Instructions for the task:
Show every line in the material below in which the string "successors" appears.
(Beginning of Supplied entries)
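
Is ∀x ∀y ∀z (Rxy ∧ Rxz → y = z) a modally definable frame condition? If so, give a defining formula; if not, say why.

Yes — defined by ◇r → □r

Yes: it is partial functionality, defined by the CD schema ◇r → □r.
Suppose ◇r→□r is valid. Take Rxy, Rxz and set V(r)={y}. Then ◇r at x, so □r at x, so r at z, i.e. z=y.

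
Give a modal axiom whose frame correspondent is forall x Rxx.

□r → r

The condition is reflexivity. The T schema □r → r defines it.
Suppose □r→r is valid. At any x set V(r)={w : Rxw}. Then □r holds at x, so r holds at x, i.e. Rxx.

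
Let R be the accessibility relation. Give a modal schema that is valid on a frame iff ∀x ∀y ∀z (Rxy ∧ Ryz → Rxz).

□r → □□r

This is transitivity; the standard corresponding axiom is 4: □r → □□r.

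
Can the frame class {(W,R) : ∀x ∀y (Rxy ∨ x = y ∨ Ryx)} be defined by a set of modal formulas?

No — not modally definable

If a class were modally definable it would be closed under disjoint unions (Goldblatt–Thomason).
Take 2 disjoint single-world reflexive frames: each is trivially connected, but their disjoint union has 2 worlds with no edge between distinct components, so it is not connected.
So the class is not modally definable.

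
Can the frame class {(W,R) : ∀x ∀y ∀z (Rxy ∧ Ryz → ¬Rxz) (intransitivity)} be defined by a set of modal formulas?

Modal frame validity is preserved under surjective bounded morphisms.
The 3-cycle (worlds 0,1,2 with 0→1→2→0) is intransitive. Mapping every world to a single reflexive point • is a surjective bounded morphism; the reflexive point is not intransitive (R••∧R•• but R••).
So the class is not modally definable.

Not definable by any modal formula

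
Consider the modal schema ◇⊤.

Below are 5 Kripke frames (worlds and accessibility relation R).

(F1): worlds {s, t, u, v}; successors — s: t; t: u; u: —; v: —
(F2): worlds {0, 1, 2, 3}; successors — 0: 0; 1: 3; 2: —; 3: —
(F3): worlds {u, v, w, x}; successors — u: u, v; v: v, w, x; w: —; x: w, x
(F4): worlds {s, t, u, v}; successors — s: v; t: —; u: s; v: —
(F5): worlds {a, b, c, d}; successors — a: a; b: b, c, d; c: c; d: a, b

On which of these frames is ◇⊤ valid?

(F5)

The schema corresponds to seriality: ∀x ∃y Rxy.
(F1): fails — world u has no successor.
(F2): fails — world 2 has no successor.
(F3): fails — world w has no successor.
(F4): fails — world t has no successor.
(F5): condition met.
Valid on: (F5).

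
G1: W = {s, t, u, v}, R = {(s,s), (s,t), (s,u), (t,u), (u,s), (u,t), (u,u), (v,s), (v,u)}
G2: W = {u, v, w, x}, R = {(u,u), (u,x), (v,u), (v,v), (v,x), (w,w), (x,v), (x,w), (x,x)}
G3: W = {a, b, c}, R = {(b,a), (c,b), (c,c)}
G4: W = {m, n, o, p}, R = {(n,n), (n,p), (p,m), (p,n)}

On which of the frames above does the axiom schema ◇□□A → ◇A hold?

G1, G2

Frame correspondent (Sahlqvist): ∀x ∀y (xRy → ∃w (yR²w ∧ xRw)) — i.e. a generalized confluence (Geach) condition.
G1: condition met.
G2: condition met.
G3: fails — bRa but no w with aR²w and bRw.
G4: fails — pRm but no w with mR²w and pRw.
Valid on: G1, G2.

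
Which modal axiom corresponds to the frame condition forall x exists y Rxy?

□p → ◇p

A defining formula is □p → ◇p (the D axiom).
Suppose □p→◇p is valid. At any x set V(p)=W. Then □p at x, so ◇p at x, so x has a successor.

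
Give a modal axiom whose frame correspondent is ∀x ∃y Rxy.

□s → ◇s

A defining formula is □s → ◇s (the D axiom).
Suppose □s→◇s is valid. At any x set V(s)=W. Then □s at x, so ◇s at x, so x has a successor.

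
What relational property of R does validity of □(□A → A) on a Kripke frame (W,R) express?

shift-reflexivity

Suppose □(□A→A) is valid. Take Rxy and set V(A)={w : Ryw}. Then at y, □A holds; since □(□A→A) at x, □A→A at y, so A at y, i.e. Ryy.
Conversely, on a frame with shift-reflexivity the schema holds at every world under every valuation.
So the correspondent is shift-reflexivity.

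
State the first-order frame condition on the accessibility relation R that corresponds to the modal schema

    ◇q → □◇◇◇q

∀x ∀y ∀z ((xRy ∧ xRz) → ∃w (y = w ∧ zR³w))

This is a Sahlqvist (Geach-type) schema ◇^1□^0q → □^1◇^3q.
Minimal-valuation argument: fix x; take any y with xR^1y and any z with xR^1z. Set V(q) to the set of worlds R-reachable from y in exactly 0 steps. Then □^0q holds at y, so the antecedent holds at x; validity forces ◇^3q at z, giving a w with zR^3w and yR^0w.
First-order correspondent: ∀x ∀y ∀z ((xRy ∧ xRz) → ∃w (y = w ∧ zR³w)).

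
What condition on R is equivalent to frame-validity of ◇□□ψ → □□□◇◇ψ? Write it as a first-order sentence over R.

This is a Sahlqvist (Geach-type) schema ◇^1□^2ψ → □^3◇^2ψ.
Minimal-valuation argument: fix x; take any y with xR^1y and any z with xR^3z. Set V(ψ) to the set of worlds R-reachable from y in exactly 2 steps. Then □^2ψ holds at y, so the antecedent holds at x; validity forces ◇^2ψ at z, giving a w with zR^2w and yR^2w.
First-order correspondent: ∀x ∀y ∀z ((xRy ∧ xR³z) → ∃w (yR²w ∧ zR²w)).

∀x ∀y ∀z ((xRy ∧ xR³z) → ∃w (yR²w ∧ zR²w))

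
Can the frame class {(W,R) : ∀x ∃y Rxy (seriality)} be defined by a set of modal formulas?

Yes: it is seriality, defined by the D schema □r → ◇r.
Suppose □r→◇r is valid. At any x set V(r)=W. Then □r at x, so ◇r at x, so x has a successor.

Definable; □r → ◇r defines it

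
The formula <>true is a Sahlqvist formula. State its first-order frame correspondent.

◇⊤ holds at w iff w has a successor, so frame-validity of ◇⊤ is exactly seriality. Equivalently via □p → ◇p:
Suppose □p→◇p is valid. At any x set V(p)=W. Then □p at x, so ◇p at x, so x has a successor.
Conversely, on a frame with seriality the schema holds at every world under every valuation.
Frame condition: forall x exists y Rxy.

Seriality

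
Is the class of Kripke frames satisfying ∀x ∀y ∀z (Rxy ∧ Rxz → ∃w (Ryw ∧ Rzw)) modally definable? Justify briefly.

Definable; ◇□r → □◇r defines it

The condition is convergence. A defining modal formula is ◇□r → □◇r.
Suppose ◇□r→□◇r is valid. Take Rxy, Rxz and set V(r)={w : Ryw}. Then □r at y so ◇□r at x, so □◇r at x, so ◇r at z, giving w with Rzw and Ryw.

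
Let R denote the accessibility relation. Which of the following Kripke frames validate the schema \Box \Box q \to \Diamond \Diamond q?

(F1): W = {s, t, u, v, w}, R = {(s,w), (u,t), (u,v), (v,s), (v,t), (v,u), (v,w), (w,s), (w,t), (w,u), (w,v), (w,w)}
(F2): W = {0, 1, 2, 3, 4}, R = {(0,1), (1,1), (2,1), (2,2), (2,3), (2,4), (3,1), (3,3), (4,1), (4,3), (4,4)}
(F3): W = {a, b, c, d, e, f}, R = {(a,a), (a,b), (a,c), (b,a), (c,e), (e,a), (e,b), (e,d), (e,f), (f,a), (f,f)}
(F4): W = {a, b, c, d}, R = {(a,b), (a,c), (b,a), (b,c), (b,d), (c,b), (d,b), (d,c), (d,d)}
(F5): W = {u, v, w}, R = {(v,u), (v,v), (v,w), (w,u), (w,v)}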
(End of Supplied entries)
Solution below:
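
(F1): worlds {s, t, u, v}; successors — s: t; t: u; u: —; v: —
(F2): worlds {0, 1, 2, 3}; successors — 0: 0; 1: 3; 2: —; 3: —
(F3): worlds {u, v, w, x}; successors — u: u, v; v: v, w, x; w: —; x: w, x
(F4): worlds {s, t, u, v}; successors — s: v; t: —; u: s; v: —
(F5): worlds {a, b, c, d}; successors — a: a; b: b, c, d; c: c; d: a, b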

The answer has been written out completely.